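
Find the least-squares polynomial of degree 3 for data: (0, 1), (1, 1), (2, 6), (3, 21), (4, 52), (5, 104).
125/126 + (-419/756)x + (-11/36)x² + (49/54)x³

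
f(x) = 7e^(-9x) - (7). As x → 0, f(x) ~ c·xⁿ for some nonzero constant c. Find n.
1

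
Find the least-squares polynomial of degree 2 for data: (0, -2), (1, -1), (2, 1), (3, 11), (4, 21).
-66/35 + (-57/35)x + (13/7)x²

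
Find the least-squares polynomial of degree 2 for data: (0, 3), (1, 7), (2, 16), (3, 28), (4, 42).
94/35 + (233/70)x + (23/14)x²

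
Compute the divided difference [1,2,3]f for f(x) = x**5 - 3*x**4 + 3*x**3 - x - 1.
33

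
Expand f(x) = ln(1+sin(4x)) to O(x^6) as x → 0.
4*x - 8*x**2 + 32*x**3/3 - 64*x**4/3 + 128*x**5/3 + O(x**6)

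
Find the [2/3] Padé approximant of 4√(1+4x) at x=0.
(28*x**2 + 112*x/5 + 4)/(-2*x**3/5 + 9*x**2/5 + 18*x/5 + 1)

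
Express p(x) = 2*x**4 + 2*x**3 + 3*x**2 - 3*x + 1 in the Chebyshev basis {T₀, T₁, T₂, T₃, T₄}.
(13/4)T₀ + (-3/2)T₁ + (5/2)T₂ + (1/2)T₃ + (1/4)T₄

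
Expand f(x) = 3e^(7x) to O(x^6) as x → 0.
3 + 21*x + 147*x**2/2 + 343*x**3/2 + 2401*x**4/8 + 16807*x**5/40 + O(x**6)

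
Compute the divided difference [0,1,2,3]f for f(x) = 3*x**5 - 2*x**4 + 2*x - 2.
63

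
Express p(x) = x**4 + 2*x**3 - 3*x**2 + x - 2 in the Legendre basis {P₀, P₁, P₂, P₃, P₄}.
(-14/5)P₀ + (11/5)P₁ + (-10/7)P₂ + (4/5)P₃ + (8/35)P₄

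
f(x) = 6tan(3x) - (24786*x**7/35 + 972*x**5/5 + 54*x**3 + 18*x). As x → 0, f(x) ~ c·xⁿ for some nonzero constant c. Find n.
9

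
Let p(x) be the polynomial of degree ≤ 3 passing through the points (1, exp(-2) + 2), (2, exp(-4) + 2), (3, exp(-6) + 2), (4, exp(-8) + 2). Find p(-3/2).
(-495*exp(4) - 105 + 385*exp(2) + 231*exp(6) + 32*exp(8))*exp(-8)/16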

^^^^

### AIM OF THE EXERCISE
Repeat all the data, every line exactly.

### ANSWER BOX
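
Find the least-squares polynomial of degree 3 for data: (0, 1), (1, 1), (2, 6), (3, 21), (4, 52), (5, 104).
125/126 + (-419/756)x + (-11/36)x² + (49/54)x³

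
f(x) = 7e^(-9x) - (7). As x → 0, f(x) ~ c·xⁿ for some nonzero constant c. Find n.
1

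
Find the least-squares polynomial of degree 2 for data: (0, -2), (1, -1), (2, 1), (3, 11), (4, 21).
-66/35 + (-57/35)x + (13/7)x²

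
Find the least-squares polynomial of degree 2 for data: (0, 3), (1, 7), (2, 16), (3, 28), (4, 42).
94/35 + (233/70)x + (23/14)x²

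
Compute the divided difference [1,2,3]f for f(x) = x**5 - 3*x**4 + 3*x**3 - x - 1.
33

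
Expand f(x) = ln(1+sin(4x)) to O(x^6) as x → 0.
4*x - 8*x**2 + 32*x**3/3 - 64*x**4/3 + 128*x**5/3 + O(x**6)

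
Find the [2/3] Padé approximant of 4√(1+4x) at x=0.
(28*x**2 + 112*x/5 + 4)/(-2*x**3/5 + 9*x**2/5 + 18*x/5 + 1)

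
Express p(x) = 2*x**4 + 2*x**3 + 3*x**2 - 3*x + 1 in the Chebyshev basis {T₀, T₁, T₂, T₃, T₄}.
(13/4)T₀ + (-3/2)T₁ + (5/2)T₂ + (1/2)T₃ + (1/4)T₄

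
Expand f(x) = 3e^(7x) to O(x^6) as x → 0.
3 + 21*x + 147*x**2/2 + 343*x**3/2 + 2401*x**4/8 + 16807*x**5/40 + O(x**6)

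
Compute the divided difference [0,1,2,3]f for f(x) = 3*x**5 - 2*x**4 + 2*x - 2.
63

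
Express p(x) = x**4 + 2*x**3 - 3*x**2 + x - 2 in the Legendre basis {P₀, P₁, P₂, P₃, P₄}.
(-14/5)P₀ + (11/5)P₁ + (-10/7)P₂ + (4/5)P₃ + (8/35)P₄

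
f(x) = 6tan(3x) - (24786*x**7/35 + 972*x**5/5 + 54*x**3 + 18*x). As x → 0, f(x) ~ c·xⁿ for some nonzero constant c. Find n.
9

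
Let p(x) be the polynomial of degree ≤ 3 passing through the points (1, exp(-2) + 2), (2, exp(-4) + 2), (3, exp(-6) + 2), (4, exp(-8) + 2). Find p(-3/2).
(-495*exp(4) - 105 + 385*exp(2) + 231*exp(6) + 32*exp(8))*exp(-8)/16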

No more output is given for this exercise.